__Exercise prompt__:
Repeat only the lines below from the one containing "Let A be the" through the one containing "Final demand is 105", inclusive, exactly as written.

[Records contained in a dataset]
######
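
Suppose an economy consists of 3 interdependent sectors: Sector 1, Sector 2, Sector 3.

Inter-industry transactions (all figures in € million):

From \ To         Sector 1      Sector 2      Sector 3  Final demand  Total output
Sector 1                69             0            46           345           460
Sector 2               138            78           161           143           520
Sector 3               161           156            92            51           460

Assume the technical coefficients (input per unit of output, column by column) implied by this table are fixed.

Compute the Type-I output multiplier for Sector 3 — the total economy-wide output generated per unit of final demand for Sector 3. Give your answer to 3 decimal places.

m_3 = 2.522

Technical coefficients a_ij = z_ij / X_j:
  a_11 = 69/460 = 0.15, a_21 = 138/460 = 0.30, a_31 = 161/460 = 0.35
  a_12 = 0/520 = 0.00, a_22 = 78/520 = 0.15, a_32 = 156/520 = 0.30
  a_13 = 46/460 = 0.10, a_23 = 161/460 = 0.35, a_33 = 92/460 = 0.20
I − A =
  [   0.85     0.00    -0.10]
  [  -0.30     0.85    -0.35]
  [  -0.35    -0.30     0.80]
Cofactors of I−A, C_ij = (−1)^(i+j)·(minor ij) (rows/columns in the sector order above):
  C_11 = (0.85)(0.80) − (-0.35)(-0.30) = 0.5750
  C_12 = −[(-0.30)(0.80) − (-0.35)(-0.35)] = 0.3625
  C_13 = (-0.30)(-0.30) − (0.85)(-0.35) = 0.3875
  C_21 = −[(0.00)(0.80) − (-0.10)(-0.30)] = 0.0300
  C_22 = (0.85)(0.80) − (-0.10)(-0.35) = 0.6450
  C_23 = −[(0.85)(-0.30) − (0.00)(-0.35)] = 0.2550
  C_31 = (0.00)(-0.35) − (-0.10)(0.85) = 0.0850
  C_32 = −[(0.85)(-0.35) − (-0.10)(-0.30)] = 0.3275
  C_33 = (0.85)(0.85) − (0.00)(-0.30) = 0.7225
det(I−A) = Σ_j (I−A)_1j·C_1j = (0.85)(0.5750) + (0.00)(0.3625) + (-0.10)(0.3875) = 0.4500
adj(I−A) = Cᵀ =
  [ 0.5750   0.0300   0.0850]
  [ 0.3625   0.6450   0.3275]
  [ 0.3875   0.2550   0.7225]
(I − A)⁻¹ = adj(I−A) / det(I−A) ≈
  [   1.2778     0.0667     0.1889]
  [   0.8056     1.4333     0.7278]
  [   0.8611     0.5667     1.6056]
The output multiplier for sector j is the column-j sum of the Leontief inverse (I − A)⁻¹ = adj(I−A) / det(I−A).
Column 3 of adj(I−A): (0.0850, 0.3275, 0.7225); det(I−A) = 0.4500.
m_3 = (0.0850 + 0.3275 + 0.7225) / 0.4500 = 1.135 / 0.4500 ≈ 2.522.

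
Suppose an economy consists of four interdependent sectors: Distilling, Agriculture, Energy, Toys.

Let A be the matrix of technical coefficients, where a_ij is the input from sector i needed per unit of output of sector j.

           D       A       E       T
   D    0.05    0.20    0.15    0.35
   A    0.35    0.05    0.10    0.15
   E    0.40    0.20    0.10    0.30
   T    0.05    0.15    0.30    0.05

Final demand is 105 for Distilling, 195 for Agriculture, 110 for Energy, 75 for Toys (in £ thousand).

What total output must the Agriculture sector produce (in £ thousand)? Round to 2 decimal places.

I − A =
  [   0.95    -0.20    -0.15    -0.35]
  [  -0.35     0.95    -0.10    -0.15]
  [  -0.40    -0.20     0.90    -0.30]
  [  -0.05    -0.15    -0.30     0.95]
Compute the cofactors C_ij = (−1)^(i+j)·(3×3 minor ij) of I−A; the adjugate is their transpose:
adj(I−A) = Cᵀ =
  [ 0.67400   0.25650   0.26500   0.37250]
  [ 0.33200   0.60975   0.21900   0.28775]
  [ 0.45000   0.31975   0.73300   0.44775]
  [ 0.23000   0.21075   0.28000   0.65475]
det(I−A) = Σ_j (I−A)_1j·C_1j = (0.95)(0.67400) + (-0.20)(0.33200) + (-0.15)(0.45000) + (-0.35)(0.23000) = 0.4259
(I − A)⁻¹ = adj(I−A) / det(I−A) ≈
  [   1.5825     0.6023     0.6222     0.8746]
  [   0.7795     1.4317     0.5142     0.6756]
  [   1.0566     0.7508     1.7211     1.0513]
  [   0.5400     0.4948     0.6574     1.5373]
x = (I − A)⁻¹ d = adj(I−A)·d / det(I−A), with det(I−A) = 0.4259:
  x_D = (0.67400·105 + 0.25650·195 + 0.26500·110 + 0.37250·75) / 0.4259 = 177.875 / 0.4259 ≈ 417.64
  x_A = (0.33200·105 + 0.60975·195 + 0.21900·110 + 0.28775·75) / 0.4259 = 199.4325 / 0.4259 ≈ 468.26
  x_E = (0.45000·105 + 0.31975·195 + 0.73300·110 + 0.44775·75) / 0.4259 = 223.8125 / 0.4259 ≈ 525.50
  x_T = (0.23000·105 + 0.21075·195 + 0.28000·110 + 0.65475·75) / 0.4259 = 145.1525 / 0.4259 ≈ 340.81

x_A = 468.26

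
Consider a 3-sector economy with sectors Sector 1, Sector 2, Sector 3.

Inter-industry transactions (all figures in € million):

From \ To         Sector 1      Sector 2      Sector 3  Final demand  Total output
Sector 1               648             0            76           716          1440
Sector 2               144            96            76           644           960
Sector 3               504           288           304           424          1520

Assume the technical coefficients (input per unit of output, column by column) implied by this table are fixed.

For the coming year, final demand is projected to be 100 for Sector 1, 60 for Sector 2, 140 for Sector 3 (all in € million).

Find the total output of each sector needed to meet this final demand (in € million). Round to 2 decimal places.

x_1 = 209.72, x_2 = 107.02, x_3 = 306.88

Technical coefficients a_ij = z_ij / X_j:
  a_11 = 648/1440 = 0.45, a_21 = 144/1440 = 0.10, a_31 = 504/1440 = 0.35
  a_12 = 0/960 = 0.00, a_22 = 96/960 = 0.10, a_32 = 288/960 = 0.30
  a_13 = 76/1520 = 0.05, a_23 = 76/1520 = 0.05, a_33 = 304/1520 = 0.20
I − A =
  [   0.55     0.00    -0.05]
  [  -0.10     0.90    -0.05]
  [  -0.35    -0.30     0.80]
Cofactors of I−A, C_ij = (−1)^(i+j)·(minor ij) (rows/columns in the sector order above):
  C_11 = (0.90)(0.80) − (-0.05)(-0.30) = 0.7050
  C_12 = −[(-0.10)(0.80) − (-0.05)(-0.35)] = 0.0975
  C_13 = (-0.10)(-0.30) − (0.90)(-0.35) = 0.3450
  C_21 = −[(0.00)(0.80) − (-0.05)(-0.30)] = 0.0150
  C_22 = (0.55)(0.80) − (-0.05)(-0.35) = 0.4225
  C_23 = −[(0.55)(-0.30) − (0.00)(-0.35)] = 0.1650
  C_31 = (0.00)(-0.05) − (-0.05)(0.90) = 0.0450
  C_32 = −[(0.55)(-0.05) − (-0.05)(-0.10)] = 0.0325
  C_33 = (0.55)(0.90) − (0.00)(-0.10) = 0.4950
det(I−A) = Σ_j (I−A)_1j·C_1j = (0.55)(0.7050) + (0.00)(0.0975) + (-0.05)(0.3450) = 0.3705
adj(I−A) = Cᵀ =
  [ 0.7050   0.0150   0.0450]
  [ 0.0975   0.4225   0.0325]
  [ 0.3450   0.1650   0.4950]
(I − A)⁻¹ = adj(I−A) / det(I−A) ≈
  [   1.9028     0.0405     0.1215]
  [   0.2632     1.1404     0.0877]
  [   0.9312     0.4453     1.3360]
x = (I − A)⁻¹ d = adj(I−A)·d / det(I−A), with det(I−A) = 0.3705:
  x_1 = (0.7050·100 + 0.0150·60 + 0.0450·140) / 0.3705 = 77.70 / 0.3705 ≈ 209.72
  x_2 = (0.0975·100 + 0.4225·60 + 0.0325·140) / 0.3705 = 39.65 / 0.3705 ≈ 107.02
  x_3 = (0.3450·100 + 0.1650·60 + 0.4950·140) / 0.3705 = 113.70 / 0.3705 ≈ 306.88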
######
__Output for this exercise__:
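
Let A be the matrix of technical coefficients, where a_ij is the input from sector i needed per unit of output of sector j.

           D       A       E       T
   D    0.05    0.20    0.15    0.35
   A    0.35    0.05    0.10    0.15
   E    0.40    0.20    0.10    0.30
   T    0.05    0.15    0.30    0.05

Final demand is 105 for Distilling, 195 for Agriculture, 110 for Energy, 75 for Toys (in £ thousand).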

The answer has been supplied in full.